§ ASSIGNMENT
Each entry, from beginning to end, is to be transcribed verbatim.

§ RECORDS TO USE
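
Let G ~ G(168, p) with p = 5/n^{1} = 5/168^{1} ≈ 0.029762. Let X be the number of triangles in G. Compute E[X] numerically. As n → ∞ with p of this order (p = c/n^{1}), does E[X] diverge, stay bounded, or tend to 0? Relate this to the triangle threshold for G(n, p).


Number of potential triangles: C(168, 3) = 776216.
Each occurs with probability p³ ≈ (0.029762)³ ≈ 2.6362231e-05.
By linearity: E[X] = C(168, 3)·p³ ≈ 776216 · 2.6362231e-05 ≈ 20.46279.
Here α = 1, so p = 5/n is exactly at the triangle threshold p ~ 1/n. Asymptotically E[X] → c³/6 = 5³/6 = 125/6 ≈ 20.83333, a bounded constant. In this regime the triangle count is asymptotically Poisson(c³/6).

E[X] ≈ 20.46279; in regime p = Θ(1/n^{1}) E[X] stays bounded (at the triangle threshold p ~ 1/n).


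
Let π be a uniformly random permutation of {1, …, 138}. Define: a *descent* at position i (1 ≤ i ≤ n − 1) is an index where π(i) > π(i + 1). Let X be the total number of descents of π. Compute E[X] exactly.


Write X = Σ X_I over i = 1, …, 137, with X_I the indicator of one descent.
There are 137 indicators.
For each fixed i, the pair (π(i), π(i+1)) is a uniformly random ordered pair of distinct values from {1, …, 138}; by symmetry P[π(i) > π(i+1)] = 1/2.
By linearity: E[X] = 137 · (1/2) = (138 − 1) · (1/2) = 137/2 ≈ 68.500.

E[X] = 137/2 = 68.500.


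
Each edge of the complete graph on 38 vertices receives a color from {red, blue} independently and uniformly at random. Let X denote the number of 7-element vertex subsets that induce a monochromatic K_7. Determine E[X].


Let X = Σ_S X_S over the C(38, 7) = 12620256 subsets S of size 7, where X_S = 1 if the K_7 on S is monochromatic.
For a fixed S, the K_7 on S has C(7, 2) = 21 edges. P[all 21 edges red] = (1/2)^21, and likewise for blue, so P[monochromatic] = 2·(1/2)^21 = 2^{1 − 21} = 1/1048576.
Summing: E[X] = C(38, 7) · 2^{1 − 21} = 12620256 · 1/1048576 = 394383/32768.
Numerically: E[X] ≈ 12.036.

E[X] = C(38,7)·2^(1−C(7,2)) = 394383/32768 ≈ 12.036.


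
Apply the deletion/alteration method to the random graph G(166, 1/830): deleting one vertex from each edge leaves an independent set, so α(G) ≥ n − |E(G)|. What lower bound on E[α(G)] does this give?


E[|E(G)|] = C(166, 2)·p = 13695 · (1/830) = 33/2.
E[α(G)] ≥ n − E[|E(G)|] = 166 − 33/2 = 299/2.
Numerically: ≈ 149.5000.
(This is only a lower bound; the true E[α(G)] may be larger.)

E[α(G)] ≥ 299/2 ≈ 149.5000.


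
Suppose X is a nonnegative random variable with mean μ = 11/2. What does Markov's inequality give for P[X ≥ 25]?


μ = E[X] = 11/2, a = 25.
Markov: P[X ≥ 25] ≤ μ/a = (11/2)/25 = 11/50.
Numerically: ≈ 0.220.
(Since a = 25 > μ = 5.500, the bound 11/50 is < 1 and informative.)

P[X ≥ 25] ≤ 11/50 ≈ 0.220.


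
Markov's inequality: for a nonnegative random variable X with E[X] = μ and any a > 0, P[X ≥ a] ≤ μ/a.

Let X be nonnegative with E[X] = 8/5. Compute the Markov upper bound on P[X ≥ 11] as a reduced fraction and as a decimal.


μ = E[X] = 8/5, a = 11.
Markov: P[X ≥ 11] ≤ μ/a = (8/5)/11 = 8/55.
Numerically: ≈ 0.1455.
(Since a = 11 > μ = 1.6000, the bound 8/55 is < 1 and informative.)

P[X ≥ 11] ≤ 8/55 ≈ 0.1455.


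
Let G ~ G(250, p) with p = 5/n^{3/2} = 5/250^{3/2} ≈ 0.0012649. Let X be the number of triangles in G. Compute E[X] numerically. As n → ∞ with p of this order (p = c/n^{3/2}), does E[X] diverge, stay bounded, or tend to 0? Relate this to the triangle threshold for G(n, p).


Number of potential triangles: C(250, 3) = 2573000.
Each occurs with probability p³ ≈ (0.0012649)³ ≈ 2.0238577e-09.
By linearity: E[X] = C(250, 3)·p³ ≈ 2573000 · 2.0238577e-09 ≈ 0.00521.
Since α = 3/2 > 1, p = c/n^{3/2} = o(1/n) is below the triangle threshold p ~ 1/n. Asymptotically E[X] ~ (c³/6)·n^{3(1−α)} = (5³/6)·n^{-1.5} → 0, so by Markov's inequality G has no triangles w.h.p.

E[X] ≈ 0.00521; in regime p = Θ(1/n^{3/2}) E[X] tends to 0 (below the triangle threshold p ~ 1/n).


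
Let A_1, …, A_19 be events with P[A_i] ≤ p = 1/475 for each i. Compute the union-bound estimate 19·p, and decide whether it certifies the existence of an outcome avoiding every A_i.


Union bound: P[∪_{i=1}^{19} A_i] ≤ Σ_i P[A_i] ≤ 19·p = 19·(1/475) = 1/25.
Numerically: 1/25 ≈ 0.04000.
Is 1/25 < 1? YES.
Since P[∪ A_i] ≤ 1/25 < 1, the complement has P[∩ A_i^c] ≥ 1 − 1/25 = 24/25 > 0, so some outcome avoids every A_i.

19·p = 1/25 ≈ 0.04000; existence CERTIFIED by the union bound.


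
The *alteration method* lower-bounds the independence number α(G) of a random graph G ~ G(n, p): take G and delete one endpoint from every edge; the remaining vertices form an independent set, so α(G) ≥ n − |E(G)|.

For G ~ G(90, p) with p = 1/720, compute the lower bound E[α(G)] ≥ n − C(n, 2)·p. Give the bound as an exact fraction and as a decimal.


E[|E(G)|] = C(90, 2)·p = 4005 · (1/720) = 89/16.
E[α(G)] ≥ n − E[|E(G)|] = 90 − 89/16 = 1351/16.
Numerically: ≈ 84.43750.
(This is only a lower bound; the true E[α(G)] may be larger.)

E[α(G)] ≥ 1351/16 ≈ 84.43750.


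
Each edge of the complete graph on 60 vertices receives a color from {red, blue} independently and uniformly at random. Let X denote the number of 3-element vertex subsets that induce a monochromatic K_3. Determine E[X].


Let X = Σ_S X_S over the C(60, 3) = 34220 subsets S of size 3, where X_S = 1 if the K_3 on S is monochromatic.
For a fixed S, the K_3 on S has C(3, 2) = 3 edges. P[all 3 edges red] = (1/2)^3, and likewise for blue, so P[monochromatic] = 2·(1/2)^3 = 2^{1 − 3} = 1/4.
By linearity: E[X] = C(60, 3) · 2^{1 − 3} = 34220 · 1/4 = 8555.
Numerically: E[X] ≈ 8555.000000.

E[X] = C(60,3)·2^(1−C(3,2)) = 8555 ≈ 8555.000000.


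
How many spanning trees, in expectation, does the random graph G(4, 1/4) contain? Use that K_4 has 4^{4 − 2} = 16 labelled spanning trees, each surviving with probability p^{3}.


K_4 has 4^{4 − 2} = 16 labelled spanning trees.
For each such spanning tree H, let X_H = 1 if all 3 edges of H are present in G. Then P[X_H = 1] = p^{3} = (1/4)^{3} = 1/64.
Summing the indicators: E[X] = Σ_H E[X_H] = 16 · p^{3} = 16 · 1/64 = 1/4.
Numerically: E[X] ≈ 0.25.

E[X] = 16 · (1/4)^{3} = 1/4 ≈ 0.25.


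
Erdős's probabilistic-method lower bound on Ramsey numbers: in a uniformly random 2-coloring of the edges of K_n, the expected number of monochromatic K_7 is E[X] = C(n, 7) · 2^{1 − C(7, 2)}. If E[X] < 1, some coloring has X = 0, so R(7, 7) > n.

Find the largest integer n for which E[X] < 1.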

§ REPLY TO THE TASK
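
Let G ~ G(168, p) with p = 5/n^{1} = 5/168^{1} ≈ 0.029762. Let X be the number of triangles in G. Compute E[X] numerically. As n → ∞ with p of this order (p = c/n^{1}), does E[X] diverge, stay bounded, or tend to 0? Relate this to the triangle threshold for G(n, p).


Number of potential triangles: C(168, 3) = 776216.
Each occurs with probability p³ ≈ (0.029762)³ ≈ 2.6362231e-05.
By linearity: E[X] = C(168, 3)·p³ ≈ 776216 · 2.6362231e-05 ≈ 20.46279.
Here α = 1, so p = 5/n is exactly at the triangle threshold p ~ 1/n. Asymptotically E[X] → c³/6 = 5³/6 = 125/6 ≈ 20.83333, a bounded constant. In this regime the triangle count is asymptotically Poisson(c³/6).

E[X] ≈ 20.46279; in regime p = Θ(1/n^{1}) E[X] stays bounded (at the triangle threshold p ~ 1/n).


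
Let π be a uniformly random permutation of {1, …, 138}. Define: a *descent* at position i (1 ≤ i ≤ n − 1) is an index where π(i) > π(i + 1). Let X be the total number of descents of π. Compute E[X] exactly.


Write X = Σ X_I over i = 1, …, 137, with X_I the indicator of one descent.
There are 137 indicators.
For each fixed i, the pair (π(i), π(i+1)) is a uniformly random ordered pair of distinct values from {1, …, 138}; by symmetry P[π(i) > π(i+1)] = 1/2.
By linearity: E[X] = 137 · (1/2) = (138 − 1) · (1/2) = 137/2 ≈ 68.500.

E[X] = 137/2 = 68.500.


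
Each edge of the complete graph on 38 vertices receives a color from {red, blue} independently and uniformly at random. Let X denote the number of 7-element vertex subsets that induce a monochromatic K_7. Determine E[X].


Let X = Σ_S X_S over the C(38, 7) = 12620256 subsets S of size 7, where X_S = 1 if the K_7 on S is monochromatic.
For a fixed S, the K_7 on S has C(7, 2) = 21 edges. P[all 21 edges red] = (1/2)^21, and likewise for blue, so P[monochromatic] = 2·(1/2)^21 = 2^{1 − 21} = 1/1048576.
Summing: E[X] = C(38, 7) · 2^{1 − 21} = 12620256 · 1/1048576 = 394383/32768.
Numerically: E[X] ≈ 12.036.

E[X] = C(38,7)·2^(1−C(7,2)) = 394383/32768 ≈ 12.036.


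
Apply the deletion/alteration method to the random graph G(166, 1/830): deleting one vertex from each edge leaves an independent set, so α(G) ≥ n − |E(G)|. What lower bound on E[α(G)] does this give?


E[|E(G)|] = C(166, 2)·p = 13695 · (1/830) = 33/2.
E[α(G)] ≥ n − E[|E(G)|] = 166 − 33/2 = 299/2.
Numerically: ≈ 149.5000.
(This is only a lower bound; the true E[α(G)] may be larger.)

E[α(G)] ≥ 299/2 ≈ 149.5000.


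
Suppose X is a nonnegative random variable with mean μ = 11/2. What does Markov's inequality give for P[X ≥ 25]?


μ = E[X] = 11/2, a = 25.
Markov: P[X ≥ 25] ≤ μ/a = (11/2)/25 = 11/50.
Numerically: ≈ 0.220.
(Since a = 25 > μ = 5.500, the bound 11/50 is < 1 and informative.)

P[X ≥ 25] ≤ 11/50 ≈ 0.220.


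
Markov's inequality: for a nonnegative random variable X with E[X] = μ and any a > 0, P[X ≥ a] ≤ μ/a.

Let X be nonnegative with E[X] = 8/5. Compute the Markov upper bound on P[X ≥ 11] as a reduced fraction and as a decimal.


μ = E[X] = 8/5, a = 11.
Markov: P[X ≥ 11] ≤ μ/a = (8/5)/11 = 8/55.
Numerically: ≈ 0.1455.
(Since a = 11 > μ = 1.6000, the bound 8/55 is < 1 and informative.)

P[X ≥ 11] ≤ 8/55 ≈ 0.1455.


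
Let G ~ G(250, p) with p = 5/n^{3/2} = 5/250^{3/2} ≈ 0.0012649. Let X be the number of triangles in G. Compute E[X] numerically. As n → ∞ with p of this order (p = c/n^{3/2}), does E[X] diverge, stay bounded, or tend to 0? Relate this to the triangle threshold for G(n, p).


Number of potential triangles: C(250, 3) = 2573000.
Each occurs with probability p³ ≈ (0.0012649)³ ≈ 2.0238577e-09.
By linearity: E[X] = C(250, 3)·p³ ≈ 2573000 · 2.0238577e-09 ≈ 0.00521.
Since α = 3/2 > 1, p = c/n^{3/2} = o(1/n) is below the triangle threshold p ~ 1/n. Asymptotically E[X] ~ (c³/6)·n^{3(1−α)} = (5³/6)·n^{-1.5} → 0, so by Markov's inequality G has no triangles w.h.p.

E[X] ≈ 0.00521; in regime p = Θ(1/n^{3/2}) E[X] tends to 0 (below the triangle threshold p ~ 1/n).


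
Let A_1, …, A_19 be events with P[A_i] ≤ p = 1/475 for each i. Compute the union-bound estimate 19·p, and decide whether it certifies the existence of an outcome avoiding every A_i.


Union bound: P[∪_{i=1}^{19} A_i] ≤ Σ_i P[A_i] ≤ 19·p = 19·(1/475) = 1/25.
Numerically: 1/25 ≈ 0.04000.
Is 1/25 < 1? YES.
Since P[∪ A_i] ≤ 1/25 < 1, the complement has P[∩ A_i^c] ≥ 1 − 1/25 = 24/25 > 0, so some outcome avoids every A_i.

19·p = 1/25 ≈ 0.04000; existence CERTIFIED by the union bound.


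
The *alteration method* lower-bounds the independence number α(G) of a random graph G ~ G(n, p): take G and delete one endpoint from every edge; the remaining vertices form an independent set, so α(G) ≥ n − |E(G)|.

For G ~ G(90, p) with p = 1/720, compute the lower bound E[α(G)] ≥ n − C(n, 2)·p. Give the bound as an exact fraction and as a decimal.


E[|E(G)|] = C(90, 2)·p = 4005 · (1/720) = 89/16.
E[α(G)] ≥ n − E[|E(G)|] = 90 − 89/16 = 1351/16.
Numerically: ≈ 84.43750.
(This is only a lower bound; the true E[α(G)] may be larger.)

E[α(G)] ≥ 1351/16 ≈ 84.43750.


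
Each edge of the complete graph on 60 vertices receives a color from {red, blue} independently and uniformly at random. Let X denote the number of 3-element vertex subsets that induce a monochromatic K_3. Determine E[X].


Let X = Σ_S X_S over the C(60, 3) = 34220 subsets S of size 3, where X_S = 1 if the K_3 on S is monochromatic.
For a fixed S, the K_3 on S has C(3, 2) = 3 edges. P[all 3 edges red] = (1/2)^3, and likewise for blue, so P[monochromatic] = 2·(1/2)^3 = 2^{1 − 3} = 1/4.
By linearity: E[X] = C(60, 3) · 2^{1 − 3} = 34220 · 1/4 = 8555.
Numerically: E[X] ≈ 8555.000000.

E[X] = C(60,3)·2^(1−C(3,2)) = 8555 ≈ 8555.000000.


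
How many spanning trees, in expectation, does the random graph G(4, 1/4) contain? Use that K_4 has 4^{4 − 2} = 16 labelled spanning trees, each surviving with probability p^{3}.


K_4 has 4^{4 − 2} = 16 labelled spanning trees.
For each such spanning tree H, let X_H = 1 if all 3 edges of H are present in G. Then P[X_H = 1] = p^{3} = (1/4)^{3} = 1/64.
Summing the indicators: E[X] = Σ_H E[X_H] = 16 · p^{3} = 16 · 1/64 = 1/4.
Numerically: E[X] ≈ 0.25.

E[X] = 16 · (1/4)^{3} = 1/4 ≈ 0.25.


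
Erdős's probabilistic-method lower bound on Ramsey numbers: in a uniformly random 2-coloring of the edges of K_n, the expected number of monochromatic K_7 is E[X] = C(n, 7) · 2^{1 − C(7, 2)}. If E[X] < 1, some coloring has X = 0, so R(7, 7) > n.

Find the largest integer n for which E[X] < 1.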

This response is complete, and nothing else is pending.